>>

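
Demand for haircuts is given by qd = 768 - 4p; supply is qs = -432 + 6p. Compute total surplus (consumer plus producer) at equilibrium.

Equilibrium: 768 - 4p = -432 + 6p gives p* = 120, q* = 288.
Demand choke price: p = 192; supply starts at p = 72.
CS = ½(192 − 120)(288) = 10368; PS = ½(120 − 72)(288) = 6912.

Total surplus = 17280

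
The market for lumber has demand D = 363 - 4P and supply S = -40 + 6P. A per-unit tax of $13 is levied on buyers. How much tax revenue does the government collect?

Pre-tax equilibrium: P* = 40.3, Q* = 201.8.
Tax on buyers shifts demand to D = 363 − 4(P + 13) = 311 - 4P.
311 - 4P = -40 + 6P gives seller price Ps = 35.1; buyers pay Pb = 35.1 + 13 = 48.1.
New quantity: Q = 363 − 4(48.1) = 170.6.
Revenue = 13 × 170.6 = 2217.8.

Tax revenue = 2217.8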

<<

[WHAT IS EXPECTED]
Return every entry exactly as given.

[TASK RESULT]
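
Demand for haircuts is given by qd = 768 - 4p; supply is qs = -432 + 6p. Compute total surplus (consumer plus producer) at equilibrium.

Equilibrium: 768 - 4p = -432 + 6p gives p* = 120, q* = 288.
Demand choke price: p = 192; supply starts at p = 72.
CS = ½(192 − 120)(288) = 10368; PS = ½(120 − 72)(288) = 6912.

Total surplus = 17280

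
The market for lumber has demand D = 363 - 4P and supply S = -40 + 6P. A per-unit tax of $13 is levied on buyers. How much tax revenue does the government collect?

Pre-tax equilibrium: P* = 40.3, Q* = 201.8.
Tax on buyers shifts demand to D = 363 − 4(P + 13) = 311 - 4P.
311 - 4P = -40 + 6P gives seller price Ps = 35.1; buyers pay Pb = 35.1 + 13 = 48.1.
New quantity: Q = 363 − 4(48.1) = 170.6.
Revenue = 13 × 170.6 = 2217.8.

Tax revenue = 2217.8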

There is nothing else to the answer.